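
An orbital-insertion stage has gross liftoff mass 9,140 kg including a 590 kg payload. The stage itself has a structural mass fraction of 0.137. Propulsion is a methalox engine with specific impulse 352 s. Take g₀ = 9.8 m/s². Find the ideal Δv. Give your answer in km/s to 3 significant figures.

Stage wet mass = m₀ − payload = 9,140 − 590 = 8,550 kg.
Stage dry mass = ε × stage wet mass = 0.137 × 8,550 = 1,171.35 kg.
Burnout mass m_f = stage dry + payload = 1,171.35 + 590 = 1,761.35 kg.
v_e = Isp · g₀ = 352 × 9.8 = 3449.6 m/s.
From the ideal rocket equation, Δv = v_e · ln(9,140/1,761.35) = 3449.6 × ln(5.189) = 3449.6 × 1.6466 ≈ 5680 m/s.

Δv ≈ 5.68 km/s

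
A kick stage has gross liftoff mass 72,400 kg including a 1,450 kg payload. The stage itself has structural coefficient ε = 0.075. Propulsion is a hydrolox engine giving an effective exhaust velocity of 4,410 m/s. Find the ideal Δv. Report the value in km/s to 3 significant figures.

Δv ≈ 10.4 km/s

Stage wet mass = m₀ − payload = 72,400 − 1,450 = 70,950 kg.
Stage dry mass = ε × stage wet mass = 0.075 × 70,950 = 5,321.25 kg.
Burnout mass m_f = stage dry + payload = 5,321.25 + 1,450 = 6,771.25 kg.
By the Tsiolkovsky rocket equation, Δv = v_e · ln(72,400/6,771.25) = 4410.0 × ln(10.69) = 4410.0 × 2.3695 ≈ 10450 m/s.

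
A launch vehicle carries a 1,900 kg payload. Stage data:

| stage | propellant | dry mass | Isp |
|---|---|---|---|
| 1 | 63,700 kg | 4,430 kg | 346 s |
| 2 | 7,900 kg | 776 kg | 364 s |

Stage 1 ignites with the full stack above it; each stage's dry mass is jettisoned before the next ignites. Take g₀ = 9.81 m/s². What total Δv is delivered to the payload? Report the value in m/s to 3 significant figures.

Ignition mass of stage 1 = 63,700+4,430 + 7,900+776 + 1,900 = 78,706 kg.
Stage 1: m₀ = 78,706 kg, m_f = 78,706 − 63,700 = 15,006 kg; Δv = 346×9.81×ln(5.245) = 3394.3×1.6573 ≈ 5625 m/s.
Stage 2: m₀ = 10,576 kg, m_f = 10,576 − 7,900 = 2,676 kg; Δv = 364×9.81×ln(3.952) = 3570.8×1.3743 ≈ 4907 m/s.
Total Δv = 5625 + 4907 = 10532 m/s.

Δv ≈ 10500 m/s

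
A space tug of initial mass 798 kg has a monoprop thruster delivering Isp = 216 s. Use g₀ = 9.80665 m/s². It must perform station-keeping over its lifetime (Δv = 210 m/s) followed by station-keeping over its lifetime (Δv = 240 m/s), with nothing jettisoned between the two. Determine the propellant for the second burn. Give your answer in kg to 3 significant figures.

v_e = Isp · g₀ = 216 × 9.80665 = 2118.2 m/s.
After the first burn: m = 798 × exp(−210/2118.2) = 798 × 0.90562 = 722.685 kg.
After the second burn: m = 722.685 × exp(−240/2118.2) = 722.685 × 0.89288 = 645.271 kg.
Second-burn propellant = 722.685 − 645.271 = 77.414 kg.

propellant for the second burn ≈ 77.4 kg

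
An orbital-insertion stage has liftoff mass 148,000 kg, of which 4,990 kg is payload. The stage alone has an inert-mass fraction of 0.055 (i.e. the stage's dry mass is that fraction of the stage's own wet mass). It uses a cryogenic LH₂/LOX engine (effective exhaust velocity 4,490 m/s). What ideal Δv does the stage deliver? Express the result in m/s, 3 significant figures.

Stage wet mass = m₀ − payload = 148,000 − 4,990 = 143,010 kg.
Stage dry mass = ε × stage wet mass = 0.055 × 143,010 = 7,865.55 kg.
Burnout mass m_f = stage dry + payload = 7,865.55 + 4,990 = 12,855.55 kg.
Δv = v_e · ln(148,000/12,855.55) = 4490.0 × ln(11.51) = 4490.0 × 2.4434 ≈ 10971 m/s.

Δv ≈ 11000 m/s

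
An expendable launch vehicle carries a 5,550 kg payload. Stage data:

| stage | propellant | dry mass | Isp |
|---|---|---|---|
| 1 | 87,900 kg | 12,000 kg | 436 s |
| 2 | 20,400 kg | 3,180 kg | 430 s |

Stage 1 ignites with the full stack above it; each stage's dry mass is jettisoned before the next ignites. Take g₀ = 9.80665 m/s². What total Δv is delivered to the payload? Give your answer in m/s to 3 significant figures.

Ignition mass of stage 1 = 87,900+12,000 + 20,400+3,180 + 5,550 = 129,030 kg.
Stage 1: m₀ = 129,030 kg, m_f = 129,030 − 87,900 = 41,130 kg; Δv = 436×9.80665×ln(3.137) = 4275.7×1.1433 ≈ 4888 m/s.
Stage 2: m₀ = 29,130 kg, m_f = 29,130 − 20,400 = 8,730 kg; Δv = 430×9.80665×ln(3.337) = 4216.9×1.2050 ≈ 5081 m/s.
Total Δv = 4888 + 5081 = 9969 m/s.

Δv ≈ 9970 m/s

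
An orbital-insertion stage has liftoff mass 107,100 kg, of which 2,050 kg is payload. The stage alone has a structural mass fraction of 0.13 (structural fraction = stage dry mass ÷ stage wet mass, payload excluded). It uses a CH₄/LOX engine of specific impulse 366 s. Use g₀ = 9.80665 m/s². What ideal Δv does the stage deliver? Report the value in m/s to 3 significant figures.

Δv ≈ 6890 m/s

Stage wet mass = m₀ − payload = 107,100 − 2,050 = 105,050 kg.
Stage dry mass = ε × stage wet mass = 0.13 × 105,050 = 13,656.5 kg.
Burnout mass m_f = stage dry + payload = 13,656.5 + 2,050 = 15,706.5 kg.
v_e = Isp · g₀ = 366 × 9.80665 = 3589.2 m/s.
From the ideal rocket equation, Δv = v_e · ln(107,100/15,706.5) = 3589.2 × ln(6.819) = 3589.2 × 1.9197 ≈ 6890 m/s.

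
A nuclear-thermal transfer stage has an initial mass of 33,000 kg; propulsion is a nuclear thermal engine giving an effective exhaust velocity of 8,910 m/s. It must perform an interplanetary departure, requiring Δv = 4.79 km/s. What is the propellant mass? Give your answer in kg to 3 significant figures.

propellant mass ≈ 13700 kg

Using Δv = v_e ln(m₀/m_f): m₀/m_f = exp(Δv / v_e) = exp(4790 / 8910.0) = exp(0.5376) = 1.7119.
m_f = 33,000 / 1.7119 = 19,276.8 kg, so propellant = m₀ − m_f = 33,000 − 19,276.8 = 13,723.2 kg.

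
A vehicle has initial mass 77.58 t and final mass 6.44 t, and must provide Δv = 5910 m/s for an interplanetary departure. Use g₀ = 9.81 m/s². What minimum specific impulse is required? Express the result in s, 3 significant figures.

Isp ≈ 242 s

ln(m₀/m_f) = ln(77580/6440) = ln(12.05) = 2.4888.
v_e = Δv / ln(m₀/m_f) = 5910 / 2.4888 = 2374.7 m/s.
Isp = v_e / g₀ = 2374.7 / 9.81 = 242.1 s.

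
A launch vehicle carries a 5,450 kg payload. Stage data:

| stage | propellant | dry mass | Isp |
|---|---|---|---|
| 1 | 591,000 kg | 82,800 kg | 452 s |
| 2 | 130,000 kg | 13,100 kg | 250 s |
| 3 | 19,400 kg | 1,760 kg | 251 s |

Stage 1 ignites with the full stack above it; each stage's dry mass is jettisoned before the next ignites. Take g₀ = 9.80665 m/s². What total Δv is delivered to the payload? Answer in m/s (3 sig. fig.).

Ignition mass of stage 1 = 591,000+82,800 + 130,000+13,100 + 19,400+1,760 + 5,450 = 843,510 kg.
Stage 1: m₀ = 843,510 kg, m_f = 843,510 − 591,000 = 252,510 kg; Δv = 452×9.80665×ln(3.341) = 4432.6×1.2061 ≈ 5346 m/s.
Stage 2: m₀ = 169,710 kg, m_f = 169,710 − 130,000 = 39,710 kg; Δv = 250×9.80665×ln(4.274) = 2451.7×1.4525 ≈ 3561 m/s.
Stage 3: m₀ = 26,610 kg, m_f = 26,610 − 19,400 = 7,210 kg; Δv = 251×9.80665×ln(3.691) = 2461.5×1.3058 ≈ 3214 m/s.
Total Δv = 5346 + 3561 + 3214 = 12121 m/s.

Δv ≈ 12100 m/s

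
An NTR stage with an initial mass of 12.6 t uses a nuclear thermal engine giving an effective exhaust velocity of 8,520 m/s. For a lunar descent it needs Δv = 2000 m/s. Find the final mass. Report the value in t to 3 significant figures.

final mass ≈ 9.96 t

By the Tsiolkovsky rocket equation, m₀/m_f = exp(Δv / v_e) = exp(2000 / 8520.0) = exp(0.2347) = 1.2646.
m_f = m₀ / 1.2646 = 12.6 / 1.2646 = 9.96362 t.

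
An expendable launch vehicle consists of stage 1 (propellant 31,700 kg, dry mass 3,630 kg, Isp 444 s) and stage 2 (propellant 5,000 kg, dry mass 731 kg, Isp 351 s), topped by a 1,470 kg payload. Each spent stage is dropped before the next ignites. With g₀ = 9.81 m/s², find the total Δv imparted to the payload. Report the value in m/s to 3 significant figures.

Δv ≈ 10000 m/s

Ignition mass of stage 1 = 31,700+3,630 + 5,000+731 + 1,470 = 42,531 kg.
Stage 1: m₀ = 42,531 kg, m_f = 42,531 − 31,700 = 10,831 kg; Δv = 444×9.81×ln(3.927) = 4355.6×1.3678 ≈ 5958 m/s.
Stage 2: m₀ = 7,201 kg, m_f = 7,201 − 5,000 = 2,201 kg; Δv = 351×9.81×ln(3.272) = 3443.3×1.1853 ≈ 4081 m/s.
Total Δv = 5958 + 4081 = 10039 m/s.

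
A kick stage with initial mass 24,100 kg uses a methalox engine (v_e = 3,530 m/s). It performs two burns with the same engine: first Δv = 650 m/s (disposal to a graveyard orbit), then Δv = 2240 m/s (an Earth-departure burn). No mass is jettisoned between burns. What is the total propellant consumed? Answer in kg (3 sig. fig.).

total propellant consumed ≈ 13500 kg

After the first burn: m = 24100 × exp(−650/3530.0) = 24100 × 0.83182 = 20,046.9 kg.
After the second burn: m = 20,046.9 × exp(−2240/3530.0) = 20,046.9 × 0.53017 = 10,628.3 kg.
Total propellant = m₀ − m_final = 24100 − 10,628.3 = 13,471.7 kg.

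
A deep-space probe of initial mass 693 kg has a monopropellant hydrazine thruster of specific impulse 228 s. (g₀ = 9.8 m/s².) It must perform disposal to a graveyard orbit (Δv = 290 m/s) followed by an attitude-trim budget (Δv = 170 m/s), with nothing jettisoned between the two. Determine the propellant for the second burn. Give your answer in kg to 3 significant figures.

v_e = Isp · g₀ = 228 × 9.8 = 2234.4 m/s.
After the first burn: m = 693 × exp(−290/2234.4) = 693 × 0.87828 = 608.648 kg.
After the second burn: m = 608.648 × exp(−170/2234.4) = 608.648 × 0.92674 = 564.058 kg.
Second-burn propellant = 608.648 − 564.058 = 44.59 kg.

propellant for the second burn ≈ 44.6 kg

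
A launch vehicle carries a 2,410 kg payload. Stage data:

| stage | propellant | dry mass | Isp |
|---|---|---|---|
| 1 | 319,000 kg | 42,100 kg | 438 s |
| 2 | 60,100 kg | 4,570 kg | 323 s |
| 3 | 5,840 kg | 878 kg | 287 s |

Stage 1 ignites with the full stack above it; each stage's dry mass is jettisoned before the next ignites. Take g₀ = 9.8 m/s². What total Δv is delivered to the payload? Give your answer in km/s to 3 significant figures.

Δv ≈ 13.9 km/s

Ignition mass of stage 1 = 319,000+42,100 + 60,100+4,570 + 5,840+878 + 2,410 = 434,898 kg.
Stage 1: m₀ = 434,898 kg, m_f = 434,898 − 319,000 = 115,898 kg; Δv = 438×9.8×ln(3.752) = 4292.4×1.3224 ≈ 5676 m/s.
Stage 2: m₀ = 73,798 kg, m_f = 73,798 − 60,100 = 13,698 kg; Δv = 323×9.8×ln(5.388) = 3165.4×1.6841 ≈ 5331 m/s.
Stage 3: m₀ = 9,128 kg, m_f = 9,128 − 5,840 = 3,288 kg; Δv = 287×9.8×ln(2.776) = 2812.6×1.0211 ≈ 2872 m/s.
Total Δv = 5676 + 5331 + 2872 = 13879 m/s.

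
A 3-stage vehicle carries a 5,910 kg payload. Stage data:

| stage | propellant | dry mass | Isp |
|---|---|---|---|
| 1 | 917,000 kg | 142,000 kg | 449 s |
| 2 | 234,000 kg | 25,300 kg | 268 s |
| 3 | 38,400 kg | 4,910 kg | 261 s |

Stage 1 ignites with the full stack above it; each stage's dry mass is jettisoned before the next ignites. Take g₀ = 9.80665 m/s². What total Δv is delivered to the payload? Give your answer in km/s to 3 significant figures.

Δv ≈ 12.5 km/s

Ignition mass of stage 1 = 917,000+142,000 + 234,000+25,300 + 38,400+4,910 + 5,910 = 1,367,520 kg.
Stage 1: m₀ = 1,367,520 kg, m_f = 1,367,520 − 917,000 = 450,520 kg; Δv = 449×9.80665×ln(3.035) = 4403.2×1.1104 ≈ 4889 m/s.
Stage 2: m₀ = 308,520 kg, m_f = 308,520 − 234,000 = 74,520 kg; Δv = 268×9.80665×ln(4.14) = 2628.2×1.4207 ≈ 3734 m/s.
Stage 3: m₀ = 49,220 kg, m_f = 49,220 − 38,400 = 10,820 kg; Δv = 261×9.80665×ln(4.549) = 2559.5×1.5149 ≈ 3877 m/s.
Total Δv = 4889 + 3734 + 3877 = 12500 m/s.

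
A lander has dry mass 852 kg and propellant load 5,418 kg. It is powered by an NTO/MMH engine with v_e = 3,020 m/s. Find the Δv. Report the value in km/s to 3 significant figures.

m₀ = m_dry + m_prop = 852 + 5,418 = 6,270 kg.
Δv = v_e · ln(m₀/m_f) = 3020.0 × ln(7.359) = 3020.0 × 1.9959 ≈ 6027.8 m/s.

Δv ≈ 6.03 km/s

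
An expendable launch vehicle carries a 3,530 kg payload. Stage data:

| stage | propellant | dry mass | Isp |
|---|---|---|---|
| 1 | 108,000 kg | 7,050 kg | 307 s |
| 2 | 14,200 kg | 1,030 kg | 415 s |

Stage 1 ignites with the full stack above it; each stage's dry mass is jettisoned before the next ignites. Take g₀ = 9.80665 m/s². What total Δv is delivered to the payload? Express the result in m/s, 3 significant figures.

Ignition mass of stage 1 = 108,000+7,050 + 14,200+1,030 + 3,530 = 133,810 kg.
Stage 1: m₀ = 133,810 kg, m_f = 133,810 − 108,000 = 25,810 kg; Δv = 307×9.80665×ln(5.184) = 3010.6×1.6457 ≈ 4954 m/s.
Stage 2: m₀ = 18,760 kg, m_f = 18,760 − 14,200 = 4,560 kg; Δv = 415×9.80665×ln(4.114) = 4069.8×1.4144 ≈ 5756 m/s.
Total Δv = 4954 + 5756 = 10710 m/s.

Δv ≈ 10700 m/s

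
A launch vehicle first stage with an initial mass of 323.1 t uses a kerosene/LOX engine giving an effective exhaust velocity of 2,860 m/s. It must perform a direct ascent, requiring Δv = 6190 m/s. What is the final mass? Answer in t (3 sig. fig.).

m₀/m_f = exp(Δv / v_e) = exp(6190 / 2860.0) = exp(2.1643) = 8.7088.
m_f = m₀ / 8.7088 = 323.1 / 8.7088 = 37.1004 t.

final mass ≈ 37.1 t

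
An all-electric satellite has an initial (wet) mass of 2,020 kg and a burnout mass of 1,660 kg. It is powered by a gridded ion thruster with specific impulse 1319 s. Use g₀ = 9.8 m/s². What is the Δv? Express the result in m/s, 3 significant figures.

v_e = Isp · g₀ = 1319 × 9.8 = 12926.2 m/s.
Δv = v_e · ln(m₀/m_f) = 12926.2 × ln(1.217) = 12926.2 × 0.1963 ≈ 2537.2 m/s.

Δv ≈ 2540 m/s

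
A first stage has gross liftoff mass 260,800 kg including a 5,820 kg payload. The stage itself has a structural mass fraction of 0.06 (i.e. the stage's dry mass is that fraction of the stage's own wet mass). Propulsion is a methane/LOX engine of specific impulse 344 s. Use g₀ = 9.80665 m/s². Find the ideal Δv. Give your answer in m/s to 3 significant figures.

Stage wet mass = m₀ − payload = 260,800 − 5,820 = 254,980 kg.
Stage dry mass = ε × stage wet mass = 0.06 × 254,980 = 15,298.8 kg.
Burnout mass m_f = stage dry + payload = 15,298.8 + 5,820 = 21,118.8 kg.
v_e = Isp · g₀ = 344 × 9.80665 = 3373.5 m/s.
By the Tsiolkovsky rocket equation, Δv = v_e · ln(260,800/21,118.8) = 3373.5 × ln(12.35) = 3373.5 × 2.5136 ≈ 8480 m/s.

Δv ≈ 8480 m/s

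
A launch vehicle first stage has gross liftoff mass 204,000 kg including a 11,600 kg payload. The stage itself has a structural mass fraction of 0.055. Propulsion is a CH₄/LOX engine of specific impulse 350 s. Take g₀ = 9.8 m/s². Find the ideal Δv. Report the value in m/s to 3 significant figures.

Stage wet mass = m₀ − payload = 204,000 − 11,600 = 192,400 kg.
Stage dry mass = ε × stage wet mass = 0.055 × 192,400 = 10,582 kg.
Burnout mass m_f = stage dry + payload = 10,582 + 11,600 = 22,182 kg.
v_e = Isp · g₀ = 350 × 9.8 = 3430.0 m/s.
Using Δv = v_e ln(m₀/m_f): Δv = v_e · ln(204,000/22,182) = 3430.0 × ln(9.197) = 3430.0 × 2.2188 ≈ 7611 m/s.

Δv ≈ 7610 m/s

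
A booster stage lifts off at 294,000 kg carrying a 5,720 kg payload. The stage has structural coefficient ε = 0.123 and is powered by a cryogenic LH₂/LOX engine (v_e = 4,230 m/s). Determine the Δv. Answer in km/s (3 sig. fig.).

Stage wet mass = m₀ − payload = 294,000 − 5,720 = 288,280 kg.
Stage dry mass = ε × stage wet mass = 0.123 × 288,280 = 35,458.4 kg.
Burnout mass m_f = stage dry + payload = 35,458.4 + 5,720 = 41,178.4 kg.
Rocket equation: Δv = v_e · ln(294,000/41,178.4) = 4230.0 × ln(7.14) = 4230.0 × 1.9657 ≈ 8315 m/s.

Δv ≈ 8.31 km/s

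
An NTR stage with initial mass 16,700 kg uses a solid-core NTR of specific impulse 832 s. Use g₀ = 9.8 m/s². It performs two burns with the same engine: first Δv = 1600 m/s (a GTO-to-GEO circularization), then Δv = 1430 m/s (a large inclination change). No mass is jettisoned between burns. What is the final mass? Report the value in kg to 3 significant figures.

v_e = Isp · g₀ = 832 × 9.8 = 8153.6 m/s.
After the first burn: m = 16700 × exp(−1600/8153.6) = 16700 × 0.82182 = 13,724.4 kg.
After the second burn: m = 13,724.4 × exp(−1430/8153.6) = 13,724.4 × 0.83914 = 11,516.7 kg.

final mass ≈ 11500 kg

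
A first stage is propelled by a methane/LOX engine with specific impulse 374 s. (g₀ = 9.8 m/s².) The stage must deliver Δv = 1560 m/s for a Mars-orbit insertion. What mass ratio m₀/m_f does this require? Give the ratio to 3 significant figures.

v_e = Isp · g₀ = 374 × 9.8 = 3665.2 m/s.
Using Δv = v_e ln(m₀/m_f): m₀/m_f = exp(Δv / v_e) = exp(1560 / 3665.2) = exp(0.4256) = 1.5305.

mass ratio ≈ 1.53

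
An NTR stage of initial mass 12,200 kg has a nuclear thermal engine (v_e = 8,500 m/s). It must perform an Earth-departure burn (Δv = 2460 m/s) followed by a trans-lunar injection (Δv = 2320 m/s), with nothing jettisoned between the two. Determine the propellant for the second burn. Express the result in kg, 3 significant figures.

propellant for the second burn ≈ 2180 kg

After the first burn: m = 12200 × exp(−2460/8500.0) = 12200 × 0.74870 = 9,134.14 kg.
After the second burn: m = 9,134.14 × exp(−2320/8500.0) = 9,134.14 × 0.76114 = 6,952.36 kg.
Second-burn propellant = 9,134.14 − 6,952.36 = 2,181.78 kg.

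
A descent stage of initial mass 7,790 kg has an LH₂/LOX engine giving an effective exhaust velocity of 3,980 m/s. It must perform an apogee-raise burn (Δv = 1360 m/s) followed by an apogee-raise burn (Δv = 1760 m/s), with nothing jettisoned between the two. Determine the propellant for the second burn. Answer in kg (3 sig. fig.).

propellant for the second burn ≈ 1980 kg

After the first burn: m = 7790 × exp(−1360/3980.0) = 7790 × 0.71056 = 5,535.26 kg.
After the second burn: m = 5,535.26 × exp(−1760/3980.0) = 5,535.26 × 0.64261 = 3,557.01 kg.
Second-burn propellant = 5,535.26 − 3,557.01 = 1,978.25 kg.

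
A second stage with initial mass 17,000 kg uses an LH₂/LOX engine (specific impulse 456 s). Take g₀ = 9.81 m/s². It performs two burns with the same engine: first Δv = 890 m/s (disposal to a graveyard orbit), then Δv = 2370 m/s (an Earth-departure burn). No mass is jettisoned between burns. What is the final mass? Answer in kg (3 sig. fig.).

final mass ≈ 8200 kg

v_e = Isp · g₀ = 456 × 9.81 = 4473.4 m/s.
After the first burn: m = 17000 × exp(−890/4473.4) = 17000 × 0.81959 = 13,933 kg.
After the second burn: m = 13,933 × exp(−2370/4473.4) = 13,933 × 0.58872 = 8,202.64 kg.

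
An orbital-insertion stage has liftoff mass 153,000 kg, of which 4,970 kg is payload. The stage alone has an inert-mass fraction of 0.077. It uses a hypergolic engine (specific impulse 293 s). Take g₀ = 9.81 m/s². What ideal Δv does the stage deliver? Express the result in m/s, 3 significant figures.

Δv ≈ 6420 m/s

Stage wet mass = m₀ − payload = 153,000 − 4,970 = 148,030 kg.
Stage dry mass = ε × stage wet mass = 0.077 × 148,030 = 11,398.3 kg.
Burnout mass m_f = stage dry + payload = 11,398.3 + 4,970 = 16,368.3 kg.
v_e = Isp · g₀ = 293 × 9.81 = 2874.3 m/s.
Using Δv = v_e ln(m₀/m_f): Δv = v_e · ln(153,000/16,368.3) = 2874.3 × ln(9.347) = 2874.3 × 2.2351 ≈ 6424 m/s.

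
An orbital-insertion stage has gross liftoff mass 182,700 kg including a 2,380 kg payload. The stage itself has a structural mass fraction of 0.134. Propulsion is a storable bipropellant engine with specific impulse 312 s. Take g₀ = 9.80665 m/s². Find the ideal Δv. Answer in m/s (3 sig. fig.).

Δv ≈ 5900 m/s

Stage wet mass = m₀ − payload = 182,700 − 2,380 = 180,320 kg.
Stage dry mass = ε × stage wet mass = 0.134 × 180,320 = 24,162.9 kg.
Burnout mass m_f = stage dry + payload = 24,162.9 + 2,380 = 26,542.9 kg.
v_e = Isp · g₀ = 312 × 9.80665 = 3059.7 m/s.
Using Δv = v_e ln(m₀/m_f): Δv = v_e · ln(182,700/26,542.9) = 3059.7 × ln(6.883) = 3059.7 × 1.9291 ≈ 5902 m/s.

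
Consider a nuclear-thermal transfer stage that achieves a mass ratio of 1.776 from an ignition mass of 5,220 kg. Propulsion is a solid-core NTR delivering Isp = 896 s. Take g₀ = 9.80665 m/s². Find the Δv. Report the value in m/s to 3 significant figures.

Δv ≈ 5050 m/s

v_e = Isp · g₀ = 896 × 9.80665 = 8786.8 m/s.
Δv = v_e · ln(1.776) = 8786.8 × 0.5744 ≈ 5046.8 m/s.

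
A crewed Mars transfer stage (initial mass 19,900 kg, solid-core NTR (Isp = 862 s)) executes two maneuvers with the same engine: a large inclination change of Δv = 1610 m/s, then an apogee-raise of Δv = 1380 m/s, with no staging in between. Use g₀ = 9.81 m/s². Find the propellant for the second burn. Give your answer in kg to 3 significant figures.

v_e = Isp · g₀ = 862 × 9.81 = 8456.2 m/s.
After the first burn: m = 19900 × exp(−1610/8456.2) = 19900 × 0.82663 = 16,449.9 kg.
After the second burn: m = 16,449.9 × exp(−1380/8456.2) = 16,449.9 × 0.84943 = 13,973 kg.
Second-burn propellant = 16,449.9 − 13,973 = 2,476.9 kg.

propellant for the second burn ≈ 2480 kg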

PROBLEM DESCRIPTION
What belongs in the answer is each line of the listing that contains the word "data".

WRITTEN ANSWER
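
A launch vehicle carries a 1,900 kg payload. Stage data:
An expendable launch vehicle carries a 5,550 kg payload. Stage data:
A launch vehicle carries a 5,450 kg payload. Stage data:
A launch vehicle carries a 2,410 kg payload. Stage data:
A 3-stage vehicle carries a 5,910 kg payload. Stage data:
An expendable launch vehicle carries a 3,530 kg payload. Stage data: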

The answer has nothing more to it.